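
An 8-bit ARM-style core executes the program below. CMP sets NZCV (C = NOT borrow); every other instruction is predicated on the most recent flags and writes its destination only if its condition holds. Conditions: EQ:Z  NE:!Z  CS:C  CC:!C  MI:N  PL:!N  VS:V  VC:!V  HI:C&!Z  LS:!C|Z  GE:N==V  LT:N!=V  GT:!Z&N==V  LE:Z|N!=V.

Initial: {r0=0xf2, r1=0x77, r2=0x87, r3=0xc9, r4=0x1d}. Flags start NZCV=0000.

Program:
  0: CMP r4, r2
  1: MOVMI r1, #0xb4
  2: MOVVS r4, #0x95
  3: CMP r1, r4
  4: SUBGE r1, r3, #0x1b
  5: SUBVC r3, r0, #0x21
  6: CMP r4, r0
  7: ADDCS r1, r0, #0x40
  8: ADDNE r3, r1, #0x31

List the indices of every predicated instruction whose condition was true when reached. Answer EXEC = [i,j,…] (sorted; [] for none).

0: ✓ CMP  NZCV=1001
1: ✓ MOVMI  r1←0xb4
2: ✓ MOVVS  r4←0x95
3: ✓ CMP  NZCV=0010
4: ✓ SUBGE  r1←0xae
5: ✓ SUBVC  r3←0xd1
6: ✓ CMP  NZCV=1000
7: · ADDCS
8: ✓ ADDNE  r3←0xdf

EXEC = [1,2,4,5,8]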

________________________________________

== Work request ==
For this task, set down the entire listing word for word.

== Answer section ==
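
An 8-bit ARM-style core executes the program below. CMP sets NZCV (C = NOT borrow); every other instruction is predicated on the most recent flags and writes its destination only if its condition holds. Conditions: EQ:Z  NE:!Z  CS:C  CC:!C  MI:N  PL:!N  VS:V  VC:!V  HI:C&!Z  LS:!C|Z  GE:N==V  LT:N!=V  GT:!Z&N==V  LE:Z|N!=V.

Initial: {r0=0xf2, r1=0x77, r2=0x87, r3=0xc9, r4=0x1d}. Flags start NZCV=0000.

Program:
  0: CMP r4, r2
  1: MOVMI r1, #0xb4
  2: MOVVS r4, #0x95
  3: CMP r1, r4
  4: SUBGE r1, r3, #0x1b
  5: SUBVC r3, r0, #0x21
  6: CMP r4, r0
  7: ADDCS r1, r0, #0x40
  8: ADDNE r3, r1, #0x31

List the indices of every predicated instruction whose condition was true when reached. Answer EXEC = [i,j,…] (sorted; [] for none).

0: ✓ CMP  NZCV=1001
1: ✓ MOVMI  r1←0xb4
2: ✓ MOVVS  r4←0x95
3: ✓ CMP  NZCV=0010
4: ✓ SUBGE  r1←0xae
5: ✓ SUBVC  r3←0xd1
6: ✓ CMP  NZCV=1000
7: · ADDCS
8: ✓ ADDNE  r3←0xdf

EXEC = [1,2,4,5,8]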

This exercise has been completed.